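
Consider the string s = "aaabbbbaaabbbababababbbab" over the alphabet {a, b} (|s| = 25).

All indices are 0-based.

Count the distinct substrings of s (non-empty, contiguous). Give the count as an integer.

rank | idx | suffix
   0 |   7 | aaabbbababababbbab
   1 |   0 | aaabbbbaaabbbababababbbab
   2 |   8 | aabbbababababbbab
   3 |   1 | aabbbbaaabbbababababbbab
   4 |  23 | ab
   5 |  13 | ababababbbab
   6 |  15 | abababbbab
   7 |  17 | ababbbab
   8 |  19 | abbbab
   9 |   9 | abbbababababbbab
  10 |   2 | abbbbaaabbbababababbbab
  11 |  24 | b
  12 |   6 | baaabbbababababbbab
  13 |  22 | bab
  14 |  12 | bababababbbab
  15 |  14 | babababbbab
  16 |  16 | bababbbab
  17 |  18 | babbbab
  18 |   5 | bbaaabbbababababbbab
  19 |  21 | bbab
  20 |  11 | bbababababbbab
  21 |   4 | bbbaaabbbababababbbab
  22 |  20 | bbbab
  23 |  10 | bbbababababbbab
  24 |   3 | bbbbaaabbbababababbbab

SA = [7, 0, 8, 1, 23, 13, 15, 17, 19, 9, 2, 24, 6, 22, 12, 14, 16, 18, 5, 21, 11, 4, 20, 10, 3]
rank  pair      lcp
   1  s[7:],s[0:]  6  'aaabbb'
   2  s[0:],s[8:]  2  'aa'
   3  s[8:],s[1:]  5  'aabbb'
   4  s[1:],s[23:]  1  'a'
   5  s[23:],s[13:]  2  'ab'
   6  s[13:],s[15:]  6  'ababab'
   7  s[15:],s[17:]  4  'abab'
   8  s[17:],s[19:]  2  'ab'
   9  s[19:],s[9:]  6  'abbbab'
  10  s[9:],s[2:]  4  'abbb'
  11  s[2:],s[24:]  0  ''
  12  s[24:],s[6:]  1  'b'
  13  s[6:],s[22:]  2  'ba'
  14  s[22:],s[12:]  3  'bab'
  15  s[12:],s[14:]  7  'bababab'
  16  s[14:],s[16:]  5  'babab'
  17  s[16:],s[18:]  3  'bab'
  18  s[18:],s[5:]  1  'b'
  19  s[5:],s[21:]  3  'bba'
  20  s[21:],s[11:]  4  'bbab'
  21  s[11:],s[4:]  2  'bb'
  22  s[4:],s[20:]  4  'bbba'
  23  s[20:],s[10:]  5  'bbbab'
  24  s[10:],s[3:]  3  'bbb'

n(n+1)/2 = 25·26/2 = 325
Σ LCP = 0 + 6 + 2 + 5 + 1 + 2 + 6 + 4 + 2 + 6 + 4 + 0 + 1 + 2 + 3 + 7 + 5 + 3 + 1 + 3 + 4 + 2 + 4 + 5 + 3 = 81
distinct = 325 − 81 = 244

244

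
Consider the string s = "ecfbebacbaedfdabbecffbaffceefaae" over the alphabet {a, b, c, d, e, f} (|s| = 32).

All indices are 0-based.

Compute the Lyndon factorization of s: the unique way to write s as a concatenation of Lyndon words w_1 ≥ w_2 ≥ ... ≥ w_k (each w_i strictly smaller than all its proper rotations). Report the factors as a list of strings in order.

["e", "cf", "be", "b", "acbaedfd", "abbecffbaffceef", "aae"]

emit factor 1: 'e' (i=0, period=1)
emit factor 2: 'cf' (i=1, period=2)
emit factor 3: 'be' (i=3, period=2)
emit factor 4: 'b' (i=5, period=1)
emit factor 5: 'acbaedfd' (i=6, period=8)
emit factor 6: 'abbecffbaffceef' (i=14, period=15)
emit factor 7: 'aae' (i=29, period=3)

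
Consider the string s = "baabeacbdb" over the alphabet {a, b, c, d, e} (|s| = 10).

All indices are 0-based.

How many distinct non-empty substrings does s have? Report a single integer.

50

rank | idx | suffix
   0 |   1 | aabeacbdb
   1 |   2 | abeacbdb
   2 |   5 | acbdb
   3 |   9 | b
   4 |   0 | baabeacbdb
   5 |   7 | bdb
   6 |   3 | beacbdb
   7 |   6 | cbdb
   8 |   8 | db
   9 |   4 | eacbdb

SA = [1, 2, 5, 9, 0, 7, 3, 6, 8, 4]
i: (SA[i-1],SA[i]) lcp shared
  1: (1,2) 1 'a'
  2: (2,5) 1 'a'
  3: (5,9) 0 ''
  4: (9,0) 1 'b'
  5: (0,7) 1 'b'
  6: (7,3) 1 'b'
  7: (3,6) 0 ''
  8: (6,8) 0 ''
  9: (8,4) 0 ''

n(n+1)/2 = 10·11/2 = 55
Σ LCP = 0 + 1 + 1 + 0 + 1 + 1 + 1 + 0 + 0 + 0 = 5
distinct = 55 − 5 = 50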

***

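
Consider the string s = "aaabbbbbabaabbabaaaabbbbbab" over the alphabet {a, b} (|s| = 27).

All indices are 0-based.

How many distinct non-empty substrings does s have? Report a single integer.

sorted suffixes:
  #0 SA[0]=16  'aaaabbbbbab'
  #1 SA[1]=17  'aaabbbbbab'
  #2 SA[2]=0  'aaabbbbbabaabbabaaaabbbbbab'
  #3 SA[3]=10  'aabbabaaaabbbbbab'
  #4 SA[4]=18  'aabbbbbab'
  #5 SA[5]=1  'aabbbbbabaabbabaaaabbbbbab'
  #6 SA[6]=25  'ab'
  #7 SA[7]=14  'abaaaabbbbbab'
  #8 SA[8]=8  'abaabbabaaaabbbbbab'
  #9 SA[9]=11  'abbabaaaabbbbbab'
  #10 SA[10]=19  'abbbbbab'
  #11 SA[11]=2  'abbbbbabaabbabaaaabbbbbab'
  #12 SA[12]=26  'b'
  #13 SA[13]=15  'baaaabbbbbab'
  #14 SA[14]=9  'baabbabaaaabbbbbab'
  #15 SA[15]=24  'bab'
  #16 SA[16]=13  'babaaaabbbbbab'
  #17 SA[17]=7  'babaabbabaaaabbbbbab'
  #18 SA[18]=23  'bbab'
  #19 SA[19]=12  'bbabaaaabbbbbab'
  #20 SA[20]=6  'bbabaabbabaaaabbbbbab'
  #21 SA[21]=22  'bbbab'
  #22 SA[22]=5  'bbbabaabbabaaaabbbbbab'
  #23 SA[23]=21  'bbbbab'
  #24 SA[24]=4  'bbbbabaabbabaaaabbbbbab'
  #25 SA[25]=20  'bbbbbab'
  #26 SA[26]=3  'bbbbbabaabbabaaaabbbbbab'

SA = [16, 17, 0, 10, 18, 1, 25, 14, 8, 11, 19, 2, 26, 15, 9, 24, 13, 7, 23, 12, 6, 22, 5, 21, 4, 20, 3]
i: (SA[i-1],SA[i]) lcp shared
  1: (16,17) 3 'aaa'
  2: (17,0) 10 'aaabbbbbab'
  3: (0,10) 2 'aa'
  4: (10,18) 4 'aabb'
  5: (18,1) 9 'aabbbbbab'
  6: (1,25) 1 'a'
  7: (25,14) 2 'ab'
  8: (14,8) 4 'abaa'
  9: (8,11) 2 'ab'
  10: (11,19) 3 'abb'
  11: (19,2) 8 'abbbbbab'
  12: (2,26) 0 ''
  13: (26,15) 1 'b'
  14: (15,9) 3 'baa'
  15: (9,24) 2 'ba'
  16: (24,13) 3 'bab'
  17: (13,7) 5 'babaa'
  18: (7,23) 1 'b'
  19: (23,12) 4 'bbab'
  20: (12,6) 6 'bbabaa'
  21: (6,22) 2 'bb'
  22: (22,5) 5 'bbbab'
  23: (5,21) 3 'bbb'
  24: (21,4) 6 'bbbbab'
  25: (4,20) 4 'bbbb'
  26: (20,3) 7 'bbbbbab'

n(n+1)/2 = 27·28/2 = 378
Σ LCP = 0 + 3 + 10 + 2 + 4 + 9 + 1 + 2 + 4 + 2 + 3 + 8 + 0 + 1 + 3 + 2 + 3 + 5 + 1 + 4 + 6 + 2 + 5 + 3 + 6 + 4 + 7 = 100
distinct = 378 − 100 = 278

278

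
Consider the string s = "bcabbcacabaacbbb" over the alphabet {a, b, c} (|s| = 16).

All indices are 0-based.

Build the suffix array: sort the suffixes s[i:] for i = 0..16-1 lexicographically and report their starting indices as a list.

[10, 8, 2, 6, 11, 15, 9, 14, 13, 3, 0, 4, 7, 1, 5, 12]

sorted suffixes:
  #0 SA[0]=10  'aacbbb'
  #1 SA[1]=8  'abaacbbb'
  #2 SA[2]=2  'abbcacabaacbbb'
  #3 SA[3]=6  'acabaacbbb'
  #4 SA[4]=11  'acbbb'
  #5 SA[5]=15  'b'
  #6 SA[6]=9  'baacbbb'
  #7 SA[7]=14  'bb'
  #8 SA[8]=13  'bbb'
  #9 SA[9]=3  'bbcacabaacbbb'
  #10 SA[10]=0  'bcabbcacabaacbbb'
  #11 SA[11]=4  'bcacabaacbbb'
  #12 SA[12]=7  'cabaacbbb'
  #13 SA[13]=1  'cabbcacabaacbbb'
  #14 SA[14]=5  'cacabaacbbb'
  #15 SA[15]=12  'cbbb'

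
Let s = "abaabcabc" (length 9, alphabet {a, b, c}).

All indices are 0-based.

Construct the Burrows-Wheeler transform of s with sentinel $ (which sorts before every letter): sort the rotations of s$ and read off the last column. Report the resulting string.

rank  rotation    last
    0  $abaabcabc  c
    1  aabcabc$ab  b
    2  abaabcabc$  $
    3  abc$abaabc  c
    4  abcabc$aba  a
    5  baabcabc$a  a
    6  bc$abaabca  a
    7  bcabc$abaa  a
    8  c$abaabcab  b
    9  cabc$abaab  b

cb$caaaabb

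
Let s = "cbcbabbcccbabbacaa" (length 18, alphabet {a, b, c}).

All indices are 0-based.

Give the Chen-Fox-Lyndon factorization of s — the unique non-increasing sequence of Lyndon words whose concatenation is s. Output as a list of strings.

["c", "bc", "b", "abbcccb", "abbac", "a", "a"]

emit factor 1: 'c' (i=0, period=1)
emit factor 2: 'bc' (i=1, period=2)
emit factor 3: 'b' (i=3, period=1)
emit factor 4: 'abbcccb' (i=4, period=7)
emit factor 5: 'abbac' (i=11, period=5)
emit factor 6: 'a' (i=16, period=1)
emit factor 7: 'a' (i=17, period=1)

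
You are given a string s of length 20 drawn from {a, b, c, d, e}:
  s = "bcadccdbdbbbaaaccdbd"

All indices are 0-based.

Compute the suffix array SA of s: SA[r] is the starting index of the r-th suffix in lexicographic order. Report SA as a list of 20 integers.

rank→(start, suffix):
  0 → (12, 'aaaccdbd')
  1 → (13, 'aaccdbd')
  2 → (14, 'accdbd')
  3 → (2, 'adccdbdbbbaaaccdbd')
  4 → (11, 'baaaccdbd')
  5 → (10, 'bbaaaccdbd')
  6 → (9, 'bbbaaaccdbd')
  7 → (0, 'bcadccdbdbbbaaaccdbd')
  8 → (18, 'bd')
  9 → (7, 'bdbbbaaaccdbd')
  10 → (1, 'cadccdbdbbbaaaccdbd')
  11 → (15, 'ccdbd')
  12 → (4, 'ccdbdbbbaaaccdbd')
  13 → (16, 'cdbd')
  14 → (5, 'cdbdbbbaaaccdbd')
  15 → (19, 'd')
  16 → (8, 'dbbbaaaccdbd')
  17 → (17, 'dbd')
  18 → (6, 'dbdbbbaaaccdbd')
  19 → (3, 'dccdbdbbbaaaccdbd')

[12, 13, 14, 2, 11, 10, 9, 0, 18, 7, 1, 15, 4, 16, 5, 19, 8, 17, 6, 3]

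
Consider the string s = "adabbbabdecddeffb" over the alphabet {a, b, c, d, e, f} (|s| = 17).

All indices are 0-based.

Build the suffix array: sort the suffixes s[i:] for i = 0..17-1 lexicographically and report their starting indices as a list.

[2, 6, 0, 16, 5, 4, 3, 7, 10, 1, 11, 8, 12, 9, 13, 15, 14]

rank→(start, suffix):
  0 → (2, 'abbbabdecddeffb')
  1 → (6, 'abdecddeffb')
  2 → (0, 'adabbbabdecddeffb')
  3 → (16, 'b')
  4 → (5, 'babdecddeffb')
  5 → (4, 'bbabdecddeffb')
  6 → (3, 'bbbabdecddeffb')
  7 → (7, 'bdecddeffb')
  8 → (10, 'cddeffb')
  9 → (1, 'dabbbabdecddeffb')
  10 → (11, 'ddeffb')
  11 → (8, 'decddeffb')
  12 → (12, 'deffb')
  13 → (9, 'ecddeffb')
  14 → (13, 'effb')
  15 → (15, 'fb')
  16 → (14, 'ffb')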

***

REQUIREMENT
From the records above, return each line where "length" occurs.

RESPONSE AREA
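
Let s = "abaabcabc" (length 9, alphabet {a, b, c}).
Let s = "cbcbabbcccbabbacaa" (length 18, alphabet {a, b, c}).
You are given a string s of length 20 drawn from {a, b, c, d, e}: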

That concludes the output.